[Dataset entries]

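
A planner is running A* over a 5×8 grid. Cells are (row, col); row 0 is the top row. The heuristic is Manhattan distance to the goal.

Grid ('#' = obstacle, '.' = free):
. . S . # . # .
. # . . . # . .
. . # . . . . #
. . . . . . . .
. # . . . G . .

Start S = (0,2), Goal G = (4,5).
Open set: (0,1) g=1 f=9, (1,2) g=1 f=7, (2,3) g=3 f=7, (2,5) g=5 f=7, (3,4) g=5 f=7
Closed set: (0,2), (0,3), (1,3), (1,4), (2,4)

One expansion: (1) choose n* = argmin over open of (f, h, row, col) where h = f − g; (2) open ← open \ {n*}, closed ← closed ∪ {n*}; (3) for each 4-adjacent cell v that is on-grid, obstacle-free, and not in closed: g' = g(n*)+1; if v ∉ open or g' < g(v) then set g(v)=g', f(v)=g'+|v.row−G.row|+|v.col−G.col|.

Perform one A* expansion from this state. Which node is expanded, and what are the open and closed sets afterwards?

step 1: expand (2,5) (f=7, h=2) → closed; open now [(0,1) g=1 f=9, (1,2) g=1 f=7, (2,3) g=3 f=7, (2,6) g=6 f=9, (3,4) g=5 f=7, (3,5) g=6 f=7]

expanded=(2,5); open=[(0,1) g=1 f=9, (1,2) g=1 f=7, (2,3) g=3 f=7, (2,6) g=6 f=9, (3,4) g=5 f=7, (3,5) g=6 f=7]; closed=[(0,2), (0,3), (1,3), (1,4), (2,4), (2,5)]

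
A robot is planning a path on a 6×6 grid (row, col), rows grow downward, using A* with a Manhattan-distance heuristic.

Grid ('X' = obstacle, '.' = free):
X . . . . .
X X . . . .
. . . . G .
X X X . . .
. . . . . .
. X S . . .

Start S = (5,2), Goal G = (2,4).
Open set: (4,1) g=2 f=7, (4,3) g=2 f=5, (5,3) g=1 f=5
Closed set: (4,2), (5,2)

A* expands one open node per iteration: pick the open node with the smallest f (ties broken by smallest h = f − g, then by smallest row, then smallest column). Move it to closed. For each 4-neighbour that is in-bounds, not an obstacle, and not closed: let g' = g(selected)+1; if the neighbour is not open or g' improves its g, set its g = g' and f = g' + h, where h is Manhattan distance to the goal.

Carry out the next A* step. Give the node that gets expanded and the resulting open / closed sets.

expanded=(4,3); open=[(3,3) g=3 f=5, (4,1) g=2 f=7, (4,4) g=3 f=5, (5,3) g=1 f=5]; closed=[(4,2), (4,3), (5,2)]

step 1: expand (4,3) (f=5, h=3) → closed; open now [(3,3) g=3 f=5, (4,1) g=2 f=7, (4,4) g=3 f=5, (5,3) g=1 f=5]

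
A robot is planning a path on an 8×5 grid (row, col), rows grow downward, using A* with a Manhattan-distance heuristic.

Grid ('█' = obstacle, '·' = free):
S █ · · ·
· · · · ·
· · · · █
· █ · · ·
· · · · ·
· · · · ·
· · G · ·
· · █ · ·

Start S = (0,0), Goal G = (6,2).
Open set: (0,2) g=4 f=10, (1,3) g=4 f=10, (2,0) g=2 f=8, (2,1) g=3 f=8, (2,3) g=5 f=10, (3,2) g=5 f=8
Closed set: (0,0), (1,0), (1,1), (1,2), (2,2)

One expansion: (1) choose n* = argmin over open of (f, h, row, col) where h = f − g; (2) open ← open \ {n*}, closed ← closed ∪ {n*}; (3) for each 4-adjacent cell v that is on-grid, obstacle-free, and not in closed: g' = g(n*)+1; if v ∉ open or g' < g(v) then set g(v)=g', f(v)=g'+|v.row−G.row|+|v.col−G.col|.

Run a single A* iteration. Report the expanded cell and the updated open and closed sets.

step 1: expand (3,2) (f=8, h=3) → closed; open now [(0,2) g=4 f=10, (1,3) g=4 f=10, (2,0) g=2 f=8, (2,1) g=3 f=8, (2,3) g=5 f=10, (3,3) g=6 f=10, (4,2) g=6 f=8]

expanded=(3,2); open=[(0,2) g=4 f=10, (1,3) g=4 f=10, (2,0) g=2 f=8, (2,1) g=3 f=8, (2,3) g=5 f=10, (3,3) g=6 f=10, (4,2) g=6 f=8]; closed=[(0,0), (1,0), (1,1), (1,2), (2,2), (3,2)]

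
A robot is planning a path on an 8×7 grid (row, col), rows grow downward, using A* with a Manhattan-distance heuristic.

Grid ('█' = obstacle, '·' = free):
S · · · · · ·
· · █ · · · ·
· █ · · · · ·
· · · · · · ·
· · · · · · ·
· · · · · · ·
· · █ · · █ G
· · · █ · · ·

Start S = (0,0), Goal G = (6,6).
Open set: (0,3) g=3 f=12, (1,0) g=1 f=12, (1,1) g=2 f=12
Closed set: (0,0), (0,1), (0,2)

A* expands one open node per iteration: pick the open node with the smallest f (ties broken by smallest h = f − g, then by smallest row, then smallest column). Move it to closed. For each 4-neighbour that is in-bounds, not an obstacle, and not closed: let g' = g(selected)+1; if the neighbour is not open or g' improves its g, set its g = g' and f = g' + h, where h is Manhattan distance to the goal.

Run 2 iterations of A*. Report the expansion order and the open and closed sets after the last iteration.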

● **WHAT THE TASK ASKS**
Each record above needs to be written out exactly, with nothing left out.

● **FINAL ANSWER**
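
A planner is running A* over a 5×8 grid. Cells are (row, col); row 0 is the top row. The heuristic is Manhattan distance to the goal.

Grid ('#' = obstacle, '.' = free):
. . S . # . # .
. # . . . # . .
. . # . . . . #
. . . . . . . .
. # . . . G . .

Start S = (0,2), Goal G = (4,5).
Open set: (0,1) g=1 f=9, (1,2) g=1 f=7, (2,3) g=3 f=7, (2,5) g=5 f=7, (3,4) g=5 f=7
Closed set: (0,2), (0,3), (1,3), (1,4), (2,4)

One expansion: (1) choose n* = argmin over open of (f, h, row, col) where h = f − g; (2) open ← open \ {n*}, closed ← closed ∪ {n*}; (3) for each 4-adjacent cell v that is on-grid, obstacle-free, and not in closed: g' = g(n*)+1; if v ∉ open or g' < g(v) then set g(v)=g', f(v)=g'+|v.row−G.row|+|v.col−G.col|.

Perform one A* expansion from this state. Which node is expanded, and what are the open and closed sets afterwards?

step 1: expand (2,5) (f=7, h=2) → closed; open now [(0,1) g=1 f=9, (1,2) g=1 f=7, (2,3) g=3 f=7, (2,6) g=6 f=9, (3,4) g=5 f=7, (3,5) g=6 f=7]

expanded=(2,5); open=[(0,1) g=1 f=9, (1,2) g=1 f=7, (2,3) g=3 f=7, (2,6) g=6 f=9, (3,4) g=5 f=7, (3,5) g=6 f=7]; closed=[(0,2), (0,3), (1,3), (1,4), (2,4), (2,5)]

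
A robot is planning a path on a 6×6 grid (row, col), rows grow downward, using A* with a Manhattan-distance heuristic.

Grid ('X' = obstacle, '.' = free):
X . . . . .
X X . . . .
. . . . G .
X X X . . .
. . . . . .
. X S . . .

Start S = (5,2), Goal G = (2,4).
Open set: (4,1) g=2 f=7, (4,3) g=2 f=5, (5,3) g=1 f=5
Closed set: (4,2), (5,2)

A* expands one open node per iteration: pick the open node with the smallest f (ties broken by smallest h = f − g, then by smallest row, then smallest column). Move it to closed. For each 4-neighbour that is in-bounds, not an obstacle, and not closed: let g' = g(selected)+1; if the neighbour is not open or g' improves its g, set its g = g' and f = g' + h, where h is Manhattan distance to the goal.

Carry out the next A* step. Give the node that gets expanded and the resulting open / closed sets.

expanded=(4,3); open=[(3,3) g=3 f=5, (4,1) g=2 f=7, (4,4) g=3 f=5, (5,3) g=1 f=5]; closed=[(4,2), (4,3), (5,2)]

step 1: expand (4,3) (f=5, h=3) → closed; open now [(3,3) g=3 f=5, (4,1) g=2 f=7, (4,4) g=3 f=5, (5,3) g=1 f=5]

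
A robot is planning a path on an 8×5 grid (row, col), rows grow downward, using A* with a Manhattan-distance heuristic.

Grid ('█' = obstacle, '·' = free):
S █ · · ·
· · · · ·
· · · · █
· █ · · ·
· · · · ·
· · · · ·
· · G · ·
· · █ · ·

Start S = (0,0), Goal G = (6,2).
Open set: (0,2) g=4 f=10, (1,3) g=4 f=10, (2,0) g=2 f=8, (2,1) g=3 f=8, (2,3) g=5 f=10, (3,2) g=5 f=8
Closed set: (0,0), (1,0), (1,1), (1,2), (2,2)

One expansion: (1) choose n* = argmin over open of (f, h, row, col) where h = f − g; (2) open ← open \ {n*}, closed ← closed ∪ {n*}; (3) for each 4-adjacent cell v that is on-grid, obstacle-free, and not in closed: g' = g(n*)+1; if v ∉ open or g' < g(v) then set g(v)=g', f(v)=g'+|v.row−G.row|+|v.col−G.col|.

Run a single A* iteration. Report the expanded cell and the updated open and closed sets.

step 1: expand (3,2) (f=8, h=3) → closed; open now [(0,2) g=4 f=10, (1,3) g=4 f=10, (2,0) g=2 f=8, (2,1) g=3 f=8, (2,3) g=5 f=10, (3,3) g=6 f=10, (4,2) g=6 f=8]

expanded=(3,2); open=[(0,2) g=4 f=10, (1,3) g=4 f=10, (2,0) g=2 f=8, (2,1) g=3 f=8, (2,3) g=5 f=10, (3,3) g=6 f=10, (4,2) g=6 f=8]; closed=[(0,0), (1,0), (1,1), (1,2), (2,2), (3,2)]

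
A robot is planning a path on an 8×7 grid (row, col), rows grow downward, using A* with a Manhattan-distance heuristic.

Grid ('█' = obstacle, '·' = free):
S · · · · · ·
· · █ · · · ·
· █ · · · · ·
· · · · · · ·
· · · · · · ·
· · · · · · ·
· · █ · · █ G
· · · █ · · ·

Start S = (0,0), Goal G = (6,6).
Open set: (0,3) g=3 f=12, (1,0) g=1 f=12, (1,1) g=2 f=12
Closed set: (0,0), (0,1), (0,2)

A* expands one open node per iteration: pick the open node with the smallest f (ties broken by smallest h = f − g, then by smallest row, then smallest column). Move it to closed. For each 4-neighbour that is in-bounds, not an obstacle, and not closed: let g' = g(selected)+1; if the neighbour is not open or g' improves its g, set its g = g' and f = g' + h, where h is Manhattan distance to the goal.

Run 2 iterations of A*. Report the expansion order and the open and closed sets after the last iteration.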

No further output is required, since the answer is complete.